### [WORK ORDER]
Beginning with the line that holds "bamop: bamep", retype the rest of the listing exactly, last line included.
RECORD SET START
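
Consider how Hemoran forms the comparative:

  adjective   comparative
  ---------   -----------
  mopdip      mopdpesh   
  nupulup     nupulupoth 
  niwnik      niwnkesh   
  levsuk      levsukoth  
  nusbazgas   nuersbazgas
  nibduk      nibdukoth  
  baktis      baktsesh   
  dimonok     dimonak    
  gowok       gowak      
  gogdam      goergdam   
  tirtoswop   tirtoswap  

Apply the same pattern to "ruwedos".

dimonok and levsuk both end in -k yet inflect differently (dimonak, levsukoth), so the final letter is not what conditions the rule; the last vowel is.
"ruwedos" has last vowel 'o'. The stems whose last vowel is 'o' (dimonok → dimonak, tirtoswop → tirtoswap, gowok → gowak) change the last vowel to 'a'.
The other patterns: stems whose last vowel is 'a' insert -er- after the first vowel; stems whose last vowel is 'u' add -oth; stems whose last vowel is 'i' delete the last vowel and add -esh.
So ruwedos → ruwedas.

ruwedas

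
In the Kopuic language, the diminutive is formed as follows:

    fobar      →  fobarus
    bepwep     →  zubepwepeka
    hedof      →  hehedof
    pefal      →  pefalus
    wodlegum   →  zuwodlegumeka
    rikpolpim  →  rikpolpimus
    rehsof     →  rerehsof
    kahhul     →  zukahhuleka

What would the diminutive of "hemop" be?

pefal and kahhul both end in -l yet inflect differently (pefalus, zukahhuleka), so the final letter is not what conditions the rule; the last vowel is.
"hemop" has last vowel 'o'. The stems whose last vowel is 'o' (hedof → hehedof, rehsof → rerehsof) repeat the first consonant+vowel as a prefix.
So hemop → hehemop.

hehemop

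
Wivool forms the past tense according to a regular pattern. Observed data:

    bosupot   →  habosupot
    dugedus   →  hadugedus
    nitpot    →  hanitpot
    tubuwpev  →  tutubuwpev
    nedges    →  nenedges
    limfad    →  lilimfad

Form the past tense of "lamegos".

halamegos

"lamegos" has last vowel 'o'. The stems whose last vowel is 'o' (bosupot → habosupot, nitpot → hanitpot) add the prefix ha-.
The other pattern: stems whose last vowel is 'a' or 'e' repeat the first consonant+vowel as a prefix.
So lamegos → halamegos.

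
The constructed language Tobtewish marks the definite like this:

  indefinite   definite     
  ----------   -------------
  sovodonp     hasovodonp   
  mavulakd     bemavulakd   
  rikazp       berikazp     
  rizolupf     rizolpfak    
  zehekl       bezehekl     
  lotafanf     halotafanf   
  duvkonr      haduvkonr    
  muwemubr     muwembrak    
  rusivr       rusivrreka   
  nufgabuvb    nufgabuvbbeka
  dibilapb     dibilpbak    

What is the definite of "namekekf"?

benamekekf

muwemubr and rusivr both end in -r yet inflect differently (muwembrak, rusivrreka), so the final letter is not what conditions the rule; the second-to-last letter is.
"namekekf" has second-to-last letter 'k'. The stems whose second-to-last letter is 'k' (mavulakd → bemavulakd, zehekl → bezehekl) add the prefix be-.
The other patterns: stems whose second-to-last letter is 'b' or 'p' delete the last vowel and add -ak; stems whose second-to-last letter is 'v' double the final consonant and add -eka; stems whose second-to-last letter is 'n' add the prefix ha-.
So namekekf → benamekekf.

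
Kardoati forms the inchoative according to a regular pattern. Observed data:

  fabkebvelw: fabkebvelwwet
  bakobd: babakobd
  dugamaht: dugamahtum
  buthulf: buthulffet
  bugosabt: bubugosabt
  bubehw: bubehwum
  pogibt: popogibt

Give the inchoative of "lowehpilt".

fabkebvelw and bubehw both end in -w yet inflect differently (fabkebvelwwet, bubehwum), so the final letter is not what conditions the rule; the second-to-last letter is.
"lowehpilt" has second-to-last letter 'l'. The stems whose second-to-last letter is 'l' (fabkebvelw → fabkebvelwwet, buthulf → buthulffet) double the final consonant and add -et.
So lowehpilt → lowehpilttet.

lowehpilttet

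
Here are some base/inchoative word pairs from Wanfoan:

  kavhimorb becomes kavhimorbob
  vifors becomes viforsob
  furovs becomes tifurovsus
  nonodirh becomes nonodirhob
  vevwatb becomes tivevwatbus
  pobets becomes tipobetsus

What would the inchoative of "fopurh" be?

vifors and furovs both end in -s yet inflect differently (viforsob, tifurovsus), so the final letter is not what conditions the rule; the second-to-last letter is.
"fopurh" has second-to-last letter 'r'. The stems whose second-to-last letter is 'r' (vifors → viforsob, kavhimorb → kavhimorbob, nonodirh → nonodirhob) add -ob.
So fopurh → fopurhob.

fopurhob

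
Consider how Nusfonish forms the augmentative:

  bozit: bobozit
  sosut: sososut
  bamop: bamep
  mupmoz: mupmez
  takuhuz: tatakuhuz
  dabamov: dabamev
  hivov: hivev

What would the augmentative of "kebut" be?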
RECORD SET END
### [EXERCISE RESULT]
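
  bamop: bamep
  mupmoz: mupmez
  takuhuz: tatakuhuz
  dabamov: dabamev
  hivov: hivev

What would the augmentative of "kebut" be?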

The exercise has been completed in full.